--- Task prompt ---
The data below is to be set down exactly.

[[ Data for the task open ]]

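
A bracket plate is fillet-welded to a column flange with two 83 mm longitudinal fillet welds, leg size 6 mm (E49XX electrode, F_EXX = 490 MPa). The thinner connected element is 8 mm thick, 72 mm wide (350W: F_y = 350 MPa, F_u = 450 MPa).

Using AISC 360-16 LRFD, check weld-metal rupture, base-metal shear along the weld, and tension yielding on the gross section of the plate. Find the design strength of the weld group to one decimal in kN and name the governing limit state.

155.3 kN (weld metal governs)

Weld metal: throat = 0.707×6 = 4.242 mm, L = 2×83 = 166 mm. φR_n = 0.75 × 0.6 × 490 × 4.242 × 166 = 155.3 kN.
Base metal shear (8 mm plate): yield φR_n = 1.0×0.6×350×8×166 = 278.9 kN; rupture φR_n = 0.75×0.6×450×8×166 = 268.9 kN; take 268.9 kN (rupture).
Tension yield (gross): A_g = 72×8 = 576 mm². φR_n = 0.90 × 350 × 576 = 181.4 kN.
Governing: min(155.3, 268.9, 181.4) = 155.3 kN → weld metal.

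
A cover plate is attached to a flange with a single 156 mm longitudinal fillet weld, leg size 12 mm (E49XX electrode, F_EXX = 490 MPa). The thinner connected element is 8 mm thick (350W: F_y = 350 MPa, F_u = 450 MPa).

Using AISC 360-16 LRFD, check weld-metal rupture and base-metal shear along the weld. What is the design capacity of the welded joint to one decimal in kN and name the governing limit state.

Weld metal: throat = 0.707×12 = 8.484 mm, L = 156 mm. φR_n = 0.75 × 0.6 × 490 × 8.484 × 156 = 291.8 kN.
Base metal shear (8 mm plate): yield φR_n = 1.0×0.6×350×8×156 = 262.1 kN; rupture φR_n = 0.75×0.6×450×8×156 = 252.7 kN; take 252.7 kN (rupture).
Governing: min(291.8, 252.7) = 252.7 kN → base-metal shear.

252.7 kN (base-metal shear governs)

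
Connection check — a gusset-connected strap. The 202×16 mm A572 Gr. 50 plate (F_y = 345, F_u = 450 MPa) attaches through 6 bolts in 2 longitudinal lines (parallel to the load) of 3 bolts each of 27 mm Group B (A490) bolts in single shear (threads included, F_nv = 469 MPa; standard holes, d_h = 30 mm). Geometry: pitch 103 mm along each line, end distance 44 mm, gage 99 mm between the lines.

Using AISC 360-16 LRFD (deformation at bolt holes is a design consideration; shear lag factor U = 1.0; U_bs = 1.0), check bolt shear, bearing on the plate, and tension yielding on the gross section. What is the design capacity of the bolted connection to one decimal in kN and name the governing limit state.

1003.5 kN (gross-section yield governs)

Bolt shear: A_b = π(27)²/4 = 572.56 mm². φR_n = 0.75 × 469 × 572.56 × 6 × 1 = 1208.4 kN.
Bearing (16 mm plate, F_u = 450 MPa): end bolts L_c = 44 − 30/2 = 29, R_n = min(1.2×29×16×450, 2.4×27×16×450) = 250.56 kN/bolt; interior L_c = 103 − 30 = 73, R_n = 466.56 kN/bolt. φR_n = 0.75 × (2×250.56 + 4×466.56) = 1775.5 kN.
Tension yield (gross): A_g = 202×16 = 3232 mm². φR_n = 0.90 × 345 × 3232 = 1003.5 kN.
Governing: min(1208.4, 1775.5, 1003.5) = 1003.5 kN → gross-section yield.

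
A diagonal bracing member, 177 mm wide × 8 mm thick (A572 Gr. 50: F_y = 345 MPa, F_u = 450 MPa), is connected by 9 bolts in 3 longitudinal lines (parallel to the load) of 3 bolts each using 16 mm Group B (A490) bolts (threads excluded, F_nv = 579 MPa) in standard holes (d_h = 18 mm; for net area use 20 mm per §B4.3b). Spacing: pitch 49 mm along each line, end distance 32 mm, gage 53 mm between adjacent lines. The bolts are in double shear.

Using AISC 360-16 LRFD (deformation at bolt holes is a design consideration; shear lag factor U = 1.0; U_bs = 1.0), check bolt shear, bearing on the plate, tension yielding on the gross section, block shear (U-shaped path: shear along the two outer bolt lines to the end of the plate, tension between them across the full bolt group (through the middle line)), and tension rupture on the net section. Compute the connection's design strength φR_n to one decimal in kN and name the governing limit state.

315.9 kN (net-section rupture governs)

Bolt shear: A_b = π(16)²/4 = 201.06 mm². φR_n = 0.75 × 579 × 201.06 × 9 × 2 = 1571.6 kN.
Bearing (8 mm plate, F_u = 450 MPa): end bolts L_c = 32 − 18/2 = 23, R_n = min(1.2×23×8×450, 2.4×16×8×450) = 99.36 kN/bolt; interior L_c = 49 − 18 = 31, R_n = 133.92 kN/bolt. φR_n = 0.75 × (3×99.36 + 6×133.92) = 826.2 kN.
Tension yield (gross): A_g = 177×8 = 1416 mm². φR_n = 0.90 × 345 × 1416 = 439.7 kN.
Block shear: shear path 2×[32+2×49] = 2×130 mm, A_gv = 2080, A_nv = 2×(130 − 2.5×20)×8 = 1280 mm²; tension across gage: (106 − 2×20)×8 = 528 mm². R_n = min(0.6×450×1280, 0.6×345×2080) + 1.0×450×528 = min(345.6, 430.56) + 237.6 = 583.2 kN. φR_n = 0.75 × 583.2 = 437.4 kN.
Tension rupture (net): A_n = (177 − 3×20)×8 = 936 mm² (U = 1.0, A_e = A_n). φR_n = 0.75 × 450 × 936 = 315.9 kN.
Governing: min(1571.6, 826.2, 439.7, 437.4, 315.9) = 315.9 kN → net-section rupture.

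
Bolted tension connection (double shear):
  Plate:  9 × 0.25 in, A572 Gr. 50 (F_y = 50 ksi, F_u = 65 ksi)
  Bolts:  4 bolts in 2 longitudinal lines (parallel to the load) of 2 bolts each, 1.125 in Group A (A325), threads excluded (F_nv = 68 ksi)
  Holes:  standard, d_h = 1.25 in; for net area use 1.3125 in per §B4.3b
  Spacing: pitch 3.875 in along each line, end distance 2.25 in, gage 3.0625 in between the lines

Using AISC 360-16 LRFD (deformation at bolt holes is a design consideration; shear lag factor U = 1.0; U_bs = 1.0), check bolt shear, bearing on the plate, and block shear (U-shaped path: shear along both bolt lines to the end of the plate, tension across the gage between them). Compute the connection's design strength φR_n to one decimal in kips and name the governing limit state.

82.1 kips (block shear governs)

Bolt shear: A_b = π(1.125)²/4 = 0.99402 in². φR_n = 0.75 × 68 × 0.99402 × 4 × 2 = 405.6 kips.
Bearing (0.25 in plate, F_u = 65 ksi): end bolts L_c = 2.25 − 1.25/2 = 1.625, R_n = min(1.2×1.625×0.25×65, 2.4×1.125×0.25×65) = 31.688 kips/bolt; interior L_c = 3.875 − 1.25 = 2.625, R_n = 43.875 kips/bolt. φR_n = 0.75 × (2×31.688 + 2×43.875) = 113.3 kips.
Block shear: shear path 2×[2.25+1×3.875] = 2×6.125 in, A_gv = 3.0625, A_nv = 2×(6.125 − 1.5×1.3125)×0.25 = 2.0781 in²; tension across gage: (3.0625 − 1×1.3125)×0.25 = 0.4375 in². R_n = min(0.6×65×2.0781, 0.6×50×3.0625) + 1.0×65×0.4375 = min(81.046, 91.875) + 28.438 = 109.48 kips. φR_n = 0.75 × 109.48 = 82.1 kips.
Governing: min(405.6, 113.3, 82.1) = 82.1 kips → block shear.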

[[ Data for the task closed ]]

--- Completed task ---
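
A bracket plate is fillet-welded to a column flange with two 83 mm longitudinal fillet welds, leg size 6 mm (E49XX electrode, F_EXX = 490 MPa). The thinner connected element is 8 mm thick, 72 mm wide (350W: F_y = 350 MPa, F_u = 450 MPa).

Using AISC 360-16 LRFD, check weld-metal rupture, base-metal shear along the weld, and tension yielding on the gross section of the plate. Find the design strength of the weld group to one decimal in kN and name the governing limit state.

155.3 kN (weld metal governs)

Weld metal: throat = 0.707×6 = 4.242 mm, L = 2×83 = 166 mm. φR_n = 0.75 × 0.6 × 490 × 4.242 × 166 = 155.3 kN.
Base metal shear (8 mm plate): yield φR_n = 1.0×0.6×350×8×166 = 278.9 kN; rupture φR_n = 0.75×0.6×450×8×166 = 268.9 kN; take 268.9 kN (rupture).
Tension yield (gross): A_g = 72×8 = 576 mm². φR_n = 0.90 × 350 × 576 = 181.4 kN.
Governing: min(155.3, 268.9, 181.4) = 155.3 kN → weld metal.

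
A cover plate is attached to a flange with a single 156 mm longitudinal fillet weld, leg size 12 mm (E49XX electrode, F_EXX = 490 MPa). The thinner connected element is 8 mm thick (350W: F_y = 350 MPa, F_u = 450 MPa).

Using AISC 360-16 LRFD, check weld-metal rupture and base-metal shear along the weld. What is the design capacity of the welded joint to one decimal in kN and name the governing limit state.

Weld metal: throat = 0.707×12 = 8.484 mm, L = 156 mm. φR_n = 0.75 × 0.6 × 490 × 8.484 × 156 = 291.8 kN.
Base metal shear (8 mm plate): yield φR_n = 1.0×0.6×350×8×156 = 262.1 kN; rupture φR_n = 0.75×0.6×450×8×156 = 252.7 kN; take 252.7 kN (rupture).
Governing: min(291.8, 252.7) = 252.7 kN → base-metal shear.

252.7 kN (base-metal shear governs)

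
Connection check — a gusset-connected strap. The 202×16 mm A572 Gr. 50 plate (F_y = 345, F_u = 450 MPa) attaches through 6 bolts in 2 longitudinal lines (parallel to the load) of 3 bolts each of 27 mm Group B (A490) bolts in single shear (threads included, F_nv = 469 MPa; standard holes, d_h = 30 mm). Geometry: pitch 103 mm along each line, end distance 44 mm, gage 99 mm between the lines.

Using AISC 360-16 LRFD (deformation at bolt holes is a design consideration; shear lag factor U = 1.0; U_bs = 1.0), check bolt shear, bearing on the plate, and tension yielding on the gross section. What is the design capacity of the bolted connection to one decimal in kN and name the governing limit state.

1003.5 kN (gross-section yield governs)

Bolt shear: A_b = π(27)²/4 = 572.56 mm². φR_n = 0.75 × 469 × 572.56 × 6 × 1 = 1208.4 kN.
Bearing (16 mm plate, F_u = 450 MPa): end bolts L_c = 44 − 30/2 = 29, R_n = min(1.2×29×16×450, 2.4×27×16×450) = 250.56 kN/bolt; interior L_c = 103 − 30 = 73, R_n = 466.56 kN/bolt. φR_n = 0.75 × (2×250.56 + 4×466.56) = 1775.5 kN.
Tension yield (gross): A_g = 202×16 = 3232 mm². φR_n = 0.90 × 345 × 3232 = 1003.5 kN.
Governing: min(1208.4, 1775.5, 1003.5) = 1003.5 kN → gross-section yield.

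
A diagonal bracing member, 177 mm wide × 8 mm thick (A572 Gr. 50: F_y = 345 MPa, F_u = 450 MPa), is connected by 9 bolts in 3 longitudinal lines (parallel to the load) of 3 bolts each using 16 mm Group B (A490) bolts (threads excluded, F_nv = 579 MPa) in standard holes (d_h = 18 mm; for net area use 20 mm per §B4.3b). Spacing: pitch 49 mm along each line, end distance 32 mm, gage 53 mm between adjacent lines. The bolts are in double shear.

Using AISC 360-16 LRFD (deformation at bolt holes is a design consideration; shear lag factor U = 1.0; U_bs = 1.0), check bolt shear, bearing on the plate, tension yielding on the gross section, block shear (U-shaped path: shear along the two outer bolt lines to the end of the plate, tension between them across the full bolt group (through the middle line)), and tension rupture on the net section. Compute the connection's design strength φR_n to one decimal in kN and name the governing limit state.

315.9 kN (net-section rupture governs)

Bolt shear: A_b = π(16)²/4 = 201.06 mm². φR_n = 0.75 × 579 × 201.06 × 9 × 2 = 1571.6 kN.
Bearing (8 mm plate, F_u = 450 MPa): end bolts L_c = 32 − 18/2 = 23, R_n = min(1.2×23×8×450, 2.4×16×8×450) = 99.36 kN/bolt; interior L_c = 49 − 18 = 31, R_n = 133.92 kN/bolt. φR_n = 0.75 × (3×99.36 + 6×133.92) = 826.2 kN.
Tension yield (gross): A_g = 177×8 = 1416 mm². φR_n = 0.90 × 345 × 1416 = 439.7 kN.
Block shear: shear path 2×[32+2×49] = 2×130 mm, A_gv = 2080, A_nv = 2×(130 − 2.5×20)×8 = 1280 mm²; tension across gage: (106 − 2×20)×8 = 528 mm². R_n = min(0.6×450×1280, 0.6×345×2080) + 1.0×450×528 = min(345.6, 430.56) + 237.6 = 583.2 kN. φR_n = 0.75 × 583.2 = 437.4 kN.
Tension rupture (net): A_n = (177 − 3×20)×8 = 936 mm² (U = 1.0, A_e = A_n). φR_n = 0.75 × 450 × 936 = 315.9 kN.
Governing: min(1571.6, 826.2, 439.7, 437.4, 315.9) = 315.9 kN → net-section rupture.

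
Bolted tension connection (double shear):
  Plate:  9 × 0.25 in, A572 Gr. 50 (F_y = 50 ksi, F_u = 65 ksi)
  Bolts:  4 bolts in 2 longitudinal lines (parallel to the load) of 2 bolts each, 1.125 in Group A (A325), threads excluded (F_nv = 68 ksi)
  Holes:  standard, d_h = 1.25 in; for net area use 1.3125 in per §B4.3b
  Spacing: pitch 3.875 in along each line, end distance 2.25 in, gage 3.0625 in between the lines

Using AISC 360-16 LRFD (deformation at bolt holes is a design consideration; shear lag factor U = 1.0; U_bs = 1.0), check bolt shear, bearing on the plate, and block shear (U-shaped path: shear along both bolt lines to the end of the plate, tension across the gage between them). Compute the connection's design strength φR_n to one decimal in kips and name the governing limit state.

82.1 kips (block shear governs)

Bolt shear: A_b = π(1.125)²/4 = 0.99402 in². φR_n = 0.75 × 68 × 0.99402 × 4 × 2 = 405.6 kips.
Bearing (0.25 in plate, F_u = 65 ksi): end bolts L_c = 2.25 − 1.25/2 = 1.625, R_n = min(1.2×1.625×0.25×65, 2.4×1.125×0.25×65) = 31.688 kips/bolt; interior L_c = 3.875 − 1.25 = 2.625, R_n = 43.875 kips/bolt. φR_n = 0.75 × (2×31.688 + 2×43.875) = 113.3 kips.
Block shear: shear path 2×[2.25+1×3.875] = 2×6.125 in, A_gv = 3.0625, A_nv = 2×(6.125 − 1.5×1.3125)×0.25 = 2.0781 in²; tension across gage: (3.0625 − 1×1.3125)×0.25 = 0.4375 in². R_n = min(0.6×65×2.0781, 0.6×50×3.0625) + 1.0×65×0.4375 = min(81.046, 91.875) + 28.438 = 109.48 kips. φR_n = 0.75 × 109.48 = 82.1 kips.
Governing: min(405.6, 113.3, 82.1) = 82.1 kips → block shear.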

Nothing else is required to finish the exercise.